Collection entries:
■ ■ ■ ■
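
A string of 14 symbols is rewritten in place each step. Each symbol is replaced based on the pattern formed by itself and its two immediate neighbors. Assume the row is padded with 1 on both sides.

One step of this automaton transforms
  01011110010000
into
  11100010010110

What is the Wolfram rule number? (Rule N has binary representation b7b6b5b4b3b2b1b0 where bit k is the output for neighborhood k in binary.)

101

position 4: 111 → 0  (bit 7 = 0)
position 6: 110 → 1  (bit 6 = 1)
position 0: 101 → 1  (bit 5 = 1)
position 7: 100 → 0  (bit 4 = 0)
position 3: 011 → 0  (bit 3 = 0)
position 1: 010 → 1  (bit 2 = 1)
position 8: 001 → 0  (bit 1 = 0)
position 11: 000 → 1  (bit 0 = 1)
bits b7..b0 = 01100101 = 101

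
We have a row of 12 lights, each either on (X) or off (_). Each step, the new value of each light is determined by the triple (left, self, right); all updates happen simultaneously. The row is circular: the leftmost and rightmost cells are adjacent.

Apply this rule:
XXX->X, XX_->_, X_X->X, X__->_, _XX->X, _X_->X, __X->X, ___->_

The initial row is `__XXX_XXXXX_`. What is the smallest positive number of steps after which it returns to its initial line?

step 1: _XXX_XXXXX__
step 2: XXX_XXXXX___
step 3: XX_XXXXX___X
step 4: X_XXXXX___XX
step 5: _XXXXX___XXX
step 6: XXXXX___XXX_
step 7: XXXX___XXX_X
step 8: XXX___XXX_XX
step 9: XX___XXX_XXX
step 10: X___XXX_XXXX
step 11: ___XXX_XXXXX
step 12: __XXX_XXXXX_

12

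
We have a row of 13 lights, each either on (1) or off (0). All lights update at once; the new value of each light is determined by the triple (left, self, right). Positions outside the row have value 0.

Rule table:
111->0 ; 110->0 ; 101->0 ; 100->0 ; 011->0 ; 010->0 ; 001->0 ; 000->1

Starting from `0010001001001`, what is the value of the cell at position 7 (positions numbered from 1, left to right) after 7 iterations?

0

1000100000000
0010001111111
1000100000000  (repeats iteration 1; period 2)
iteration 7: 1000100000000
position 7 holds 0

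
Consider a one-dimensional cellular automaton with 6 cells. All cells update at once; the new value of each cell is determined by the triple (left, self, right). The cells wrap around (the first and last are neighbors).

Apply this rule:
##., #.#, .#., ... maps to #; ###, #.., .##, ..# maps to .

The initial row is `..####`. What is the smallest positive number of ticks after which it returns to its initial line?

18

tick 1: .....#
tick 2: .###.#
tick 3: #..###
tick 4: #.....
tick 5: #.###.
tick 6: ##..##
tick 7: .#....
tick 8: .#.###
tick 9: ###..#
tick 10: ..#...
tick 11: #.#.##
tick 12: ####..
tick 13: ...#..
tick 14: ##.#.#
tick 15: .####.
tick 16: ....#.
tick 17: ###.#.
tick 18: ..####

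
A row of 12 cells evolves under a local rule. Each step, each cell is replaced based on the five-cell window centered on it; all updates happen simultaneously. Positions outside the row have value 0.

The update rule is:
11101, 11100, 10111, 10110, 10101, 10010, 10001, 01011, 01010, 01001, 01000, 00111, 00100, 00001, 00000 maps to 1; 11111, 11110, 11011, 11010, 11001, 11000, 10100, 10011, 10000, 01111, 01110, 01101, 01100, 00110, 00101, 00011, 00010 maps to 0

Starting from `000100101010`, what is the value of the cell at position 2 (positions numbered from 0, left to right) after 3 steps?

0

110111011101
000101010100
110011111010
position 2 holds 0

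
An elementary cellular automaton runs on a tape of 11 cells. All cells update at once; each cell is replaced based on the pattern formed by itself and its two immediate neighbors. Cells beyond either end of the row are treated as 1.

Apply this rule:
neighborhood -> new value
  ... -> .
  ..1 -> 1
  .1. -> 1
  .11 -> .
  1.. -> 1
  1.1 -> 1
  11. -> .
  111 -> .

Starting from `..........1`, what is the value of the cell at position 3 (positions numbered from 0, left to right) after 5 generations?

1

1........1.
.1......111
111....1...
...1..111.1
1.1111...1.
position 3 holds 1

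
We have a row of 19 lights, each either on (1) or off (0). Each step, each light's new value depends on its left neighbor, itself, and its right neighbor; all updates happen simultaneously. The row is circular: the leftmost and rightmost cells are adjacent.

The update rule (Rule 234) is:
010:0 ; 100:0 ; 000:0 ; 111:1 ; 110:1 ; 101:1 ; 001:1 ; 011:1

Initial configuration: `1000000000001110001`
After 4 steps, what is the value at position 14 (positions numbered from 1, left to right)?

1

1000000000011110011
1000000000111110111
1000000001111111111
1000000011111111111
position 14 holds 1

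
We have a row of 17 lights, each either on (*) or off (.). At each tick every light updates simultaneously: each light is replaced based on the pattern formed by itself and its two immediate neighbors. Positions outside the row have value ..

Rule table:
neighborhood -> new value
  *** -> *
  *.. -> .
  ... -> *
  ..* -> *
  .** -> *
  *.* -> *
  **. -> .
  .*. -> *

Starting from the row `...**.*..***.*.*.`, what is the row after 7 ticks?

*.***.****..**..*

****.**.***.****.
***.**.***.****..
**.**.***.****..*
*.**.***.****..**
***.***.****..**.
**.***.****..**..
*.***.****..**..*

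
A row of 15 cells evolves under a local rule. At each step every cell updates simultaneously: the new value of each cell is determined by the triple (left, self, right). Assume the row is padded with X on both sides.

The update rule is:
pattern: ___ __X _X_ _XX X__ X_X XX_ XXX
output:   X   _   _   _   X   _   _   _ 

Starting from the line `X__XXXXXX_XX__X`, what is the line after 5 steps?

_X__________X__
__XXXXXXXXX__X_
X__________X___
_XXXXXXXXX__XX_
__________X____

__________X____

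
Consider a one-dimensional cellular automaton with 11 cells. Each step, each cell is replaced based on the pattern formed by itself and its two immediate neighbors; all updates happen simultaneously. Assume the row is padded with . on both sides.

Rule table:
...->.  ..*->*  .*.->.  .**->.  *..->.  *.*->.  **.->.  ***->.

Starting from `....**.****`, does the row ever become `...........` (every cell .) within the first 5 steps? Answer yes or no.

...*.......
..*........
.*.........
*..........
...........
all cells are . at step 5

yes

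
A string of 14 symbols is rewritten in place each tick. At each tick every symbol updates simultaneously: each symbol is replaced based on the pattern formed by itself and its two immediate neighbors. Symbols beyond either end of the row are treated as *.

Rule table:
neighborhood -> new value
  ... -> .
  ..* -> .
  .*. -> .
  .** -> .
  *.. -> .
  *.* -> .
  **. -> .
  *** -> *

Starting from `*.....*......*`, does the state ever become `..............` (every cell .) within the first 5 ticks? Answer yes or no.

tick 1: ..............
all cells are . at tick 1

yes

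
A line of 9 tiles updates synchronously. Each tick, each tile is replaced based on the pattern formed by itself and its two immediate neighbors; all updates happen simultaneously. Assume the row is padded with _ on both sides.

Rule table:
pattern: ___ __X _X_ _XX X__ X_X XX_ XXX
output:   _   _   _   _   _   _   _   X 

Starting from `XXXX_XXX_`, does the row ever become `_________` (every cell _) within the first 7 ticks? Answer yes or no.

yes

_XX___X__
_________
all cells are _ at tick 2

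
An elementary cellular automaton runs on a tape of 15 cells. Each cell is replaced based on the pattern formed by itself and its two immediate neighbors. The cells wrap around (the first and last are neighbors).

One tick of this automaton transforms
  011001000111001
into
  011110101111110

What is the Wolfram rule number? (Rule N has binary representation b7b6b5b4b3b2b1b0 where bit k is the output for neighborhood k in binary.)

218

position 10: 111 → 1  (bit 7 = 1)
position 2: 110 → 1  (bit 6 = 1)
position 0: 101 → 0  (bit 5 = 0)
position 3: 100 → 1  (bit 4 = 1)
position 1: 011 → 1  (bit 3 = 1)
position 5: 010 → 0  (bit 2 = 0)
position 4: 001 → 1  (bit 1 = 1)
position 7: 000 → 0  (bit 0 = 0)
bits b7..b0 = 11011010 = 218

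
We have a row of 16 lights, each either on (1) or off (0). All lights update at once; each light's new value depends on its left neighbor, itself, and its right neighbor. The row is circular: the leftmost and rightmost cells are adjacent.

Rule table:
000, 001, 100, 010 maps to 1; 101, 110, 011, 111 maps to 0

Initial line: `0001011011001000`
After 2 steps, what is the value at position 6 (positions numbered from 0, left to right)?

1111000000111111
0000111111000000
position 6 holds 1

1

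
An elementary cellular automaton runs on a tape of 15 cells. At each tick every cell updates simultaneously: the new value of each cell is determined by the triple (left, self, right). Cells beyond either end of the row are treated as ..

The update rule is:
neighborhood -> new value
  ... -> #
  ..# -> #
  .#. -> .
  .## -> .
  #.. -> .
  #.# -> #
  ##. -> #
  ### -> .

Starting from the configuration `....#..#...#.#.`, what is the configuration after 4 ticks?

..##..#.#.#.#..

####..#..##.#..
...#.#..#.##..#
###.#..#.#.#.#.
..##..#.#.#.#..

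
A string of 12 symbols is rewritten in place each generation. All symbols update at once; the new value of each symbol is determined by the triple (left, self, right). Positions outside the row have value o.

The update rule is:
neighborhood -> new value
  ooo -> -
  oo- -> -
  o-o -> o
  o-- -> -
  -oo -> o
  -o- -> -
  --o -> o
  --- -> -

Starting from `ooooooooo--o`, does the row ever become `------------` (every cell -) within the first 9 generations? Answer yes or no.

no

generation 1: ----------oo
generation 2: ---------oo-
generation 3: --------oo-o
generation 4: -------oo-oo
generation 5: ------oo-oo-
generation 6: -----oo-oo-o
generation 7: ----oo-oo-oo
generation 8: ---oo-oo-oo-
generation 9: --oo-oo-oo-o
generation 9 is --oo-oo-oo-o, still not uniform -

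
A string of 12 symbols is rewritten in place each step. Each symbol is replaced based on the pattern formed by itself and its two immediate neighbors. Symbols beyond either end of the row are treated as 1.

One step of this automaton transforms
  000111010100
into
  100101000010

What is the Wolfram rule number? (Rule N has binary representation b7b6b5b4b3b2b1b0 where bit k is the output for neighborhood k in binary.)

88

position 4: 111 → 0  (bit 7 = 0)
position 5: 110 → 1  (bit 6 = 1)
position 6: 101 → 0  (bit 5 = 0)
position 0: 100 → 1  (bit 4 = 1)
position 3: 011 → 1  (bit 3 = 1)
position 7: 010 → 0  (bit 2 = 0)
position 2: 001 → 0  (bit 1 = 0)
position 1: 000 → 0  (bit 0 = 0)
bits b7..b0 = 01011000 = 88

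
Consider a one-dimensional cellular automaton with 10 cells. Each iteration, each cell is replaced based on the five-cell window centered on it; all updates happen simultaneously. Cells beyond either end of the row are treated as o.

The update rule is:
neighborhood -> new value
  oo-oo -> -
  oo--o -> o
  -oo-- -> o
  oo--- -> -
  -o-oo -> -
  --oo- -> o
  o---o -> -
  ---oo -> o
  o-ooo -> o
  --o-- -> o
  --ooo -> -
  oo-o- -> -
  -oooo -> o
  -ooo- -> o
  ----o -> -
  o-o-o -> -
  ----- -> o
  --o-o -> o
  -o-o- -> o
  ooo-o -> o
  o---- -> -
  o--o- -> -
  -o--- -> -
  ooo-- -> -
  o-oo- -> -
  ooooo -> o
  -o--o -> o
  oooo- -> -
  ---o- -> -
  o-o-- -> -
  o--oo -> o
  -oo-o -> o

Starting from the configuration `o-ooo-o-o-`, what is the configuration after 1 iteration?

o-ooo--o--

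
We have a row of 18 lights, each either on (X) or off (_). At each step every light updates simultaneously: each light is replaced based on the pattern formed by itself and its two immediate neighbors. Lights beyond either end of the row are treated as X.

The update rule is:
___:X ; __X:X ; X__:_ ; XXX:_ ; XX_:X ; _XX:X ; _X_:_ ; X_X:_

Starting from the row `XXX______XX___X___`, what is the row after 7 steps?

__X_XXXXXXX_XX__XX
_X__X_____X_XX_XX_
___X__XXXX__XX_XX_
_XX__XX__X_XXX_XX_
_XX_XXX_X__X_X_XX_
_XX_X_X___X____XX_
_XX_____XX__XXXXX_

_XX_____XX__XXXXX_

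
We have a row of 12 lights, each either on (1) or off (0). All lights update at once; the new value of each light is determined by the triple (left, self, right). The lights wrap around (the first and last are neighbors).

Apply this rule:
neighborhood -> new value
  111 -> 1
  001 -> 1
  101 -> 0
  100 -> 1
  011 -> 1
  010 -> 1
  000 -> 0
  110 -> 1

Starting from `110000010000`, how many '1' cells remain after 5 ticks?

111000111001
111101111111
111101111111  (fixed point — unchanged through tick 5)
count of 1: 11

11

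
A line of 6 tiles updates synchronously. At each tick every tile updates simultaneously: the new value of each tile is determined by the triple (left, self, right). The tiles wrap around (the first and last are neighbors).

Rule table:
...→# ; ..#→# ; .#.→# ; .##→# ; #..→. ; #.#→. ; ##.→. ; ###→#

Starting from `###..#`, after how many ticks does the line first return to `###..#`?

6

tick 1: ##..##
tick 2: #..###
tick 3: ..####
tick 4: .####.
tick 5: ####..
tick 6: ###..#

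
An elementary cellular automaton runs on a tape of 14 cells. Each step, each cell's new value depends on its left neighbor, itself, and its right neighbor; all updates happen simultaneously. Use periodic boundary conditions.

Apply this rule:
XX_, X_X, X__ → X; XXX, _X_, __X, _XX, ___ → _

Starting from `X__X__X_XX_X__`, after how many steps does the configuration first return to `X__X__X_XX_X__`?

14

_X__X__X_XX_X_
__X__X__X_XX_X
X__X__X__X_XX_
_X__X__X__X_XX
X_X__X__X__X_X
XX_X__X__X__X_
_XX_X__X__X__X
X_XX_X__X__X__
_X_XX_X__X__X_
__X_XX_X__X__X
X__X_XX_X__X__
_X__X_XX_X__X_
__X__X_XX_X__X
X__X__X_XX_X__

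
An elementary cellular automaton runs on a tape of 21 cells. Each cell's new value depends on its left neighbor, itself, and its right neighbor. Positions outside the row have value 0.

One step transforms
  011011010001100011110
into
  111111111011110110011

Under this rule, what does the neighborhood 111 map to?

0

At position 17 the neighborhood is 111; the next row has 0 there.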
■ ■ ■ ■
### Problem to work on
Quote, without alteration, the final stretch of the entries: the line with "A line of 6" onward to the last line.

### Task output
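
A line of 6 tiles updates synchronously. At each tick every tile updates simultaneously: the new value of each tile is determined by the triple (left, self, right). The tiles wrap around (the first and last are neighbors).

Rule table:
...→# ; ..#→# ; .#.→# ; .##→# ; #..→. ; #.#→. ; ##.→. ; ###→#

Starting from `###..#`, after how many ticks does the line first return to `###..#`?

6

tick 1: ##..##
tick 2: #..###
tick 3: ..####
tick 4: .####.
tick 5: ####..
tick 6: ###..#

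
An elementary cellular automaton runs on a tape of 14 cells. Each step, each cell's new value depends on its left neighbor, itself, and its right neighbor; all updates happen simultaneously. Use periodic boundary conditions.

Apply this rule:
XX_, X_X, X__ → X; XXX, _X_, __X, _XX, ___ → _

Starting from `X__X__X_XX_X__`, after how many steps does the configuration first return to `X__X__X_XX_X__`?

14

_X__X__X_XX_X_
__X__X__X_XX_X
X__X__X__X_XX_
_X__X__X__X_XX
X_X__X__X__X_X
XX_X__X__X__X_
_XX_X__X__X__X
X_XX_X__X__X__
_X_XX_X__X__X_
__X_XX_X__X__X
X__X_XX_X__X__
_X__X_XX_X__X_
__X__X_XX_X__X
X__X__X_XX_X__

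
An elementary cellular automaton runs on a tape of 21 cells. Each cell's new value depends on its left neighbor, itself, and its right neighbor. Positions outside the row have value 0.

One step transforms
  011011010001100011110
into
  111111111011110110011

Under this rule, what does the neighborhood 111 map to?

0

At position 17 the neighborhood is 111; the next row has 0 there.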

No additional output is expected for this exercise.